TASK REQUIREMENTS:
Set down all of the entries exactly, leaving nothing out.

DATA LISTING:

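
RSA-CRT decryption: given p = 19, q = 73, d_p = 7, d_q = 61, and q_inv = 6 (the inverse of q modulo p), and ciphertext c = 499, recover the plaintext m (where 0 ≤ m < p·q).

415

m₁ = c^(d_p) mod p: c ≡ 5 (mod 19), and 5^7 mod 19 = 16.
m₂ = c^(d_q) mod q: c ≡ 61 (mod 73), and 61^61 mod 73 = 50.
h = q_inv·(m₁ − m₂) mod p = 6·(16 − 50) mod 19 = 5.
m = m₂ + h·q = 50 + 5·73 = 415.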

YOUR SOLUTION:
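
RSA-CRT decryption: given p = 19, q = 73, d_p = 7, d_q = 61, and q_inv = 6 (the inverse of q modulo p), and ciphertext c = 499, recover the plaintext m (where 0 ≤ m < p·q).

415

m₁ = c^(d_p) mod p: c ≡ 5 (mod 19), and 5^7 mod 19 = 16.
m₂ = c^(d_q) mod q: c ≡ 61 (mod 73), and 61^61 mod 73 = 50.
h = q_inv·(m₁ − m₂) mod p = 6·(16 − 50) mod 19 = 5.
m = m₂ + h·q = 50 + 5·73 = 415.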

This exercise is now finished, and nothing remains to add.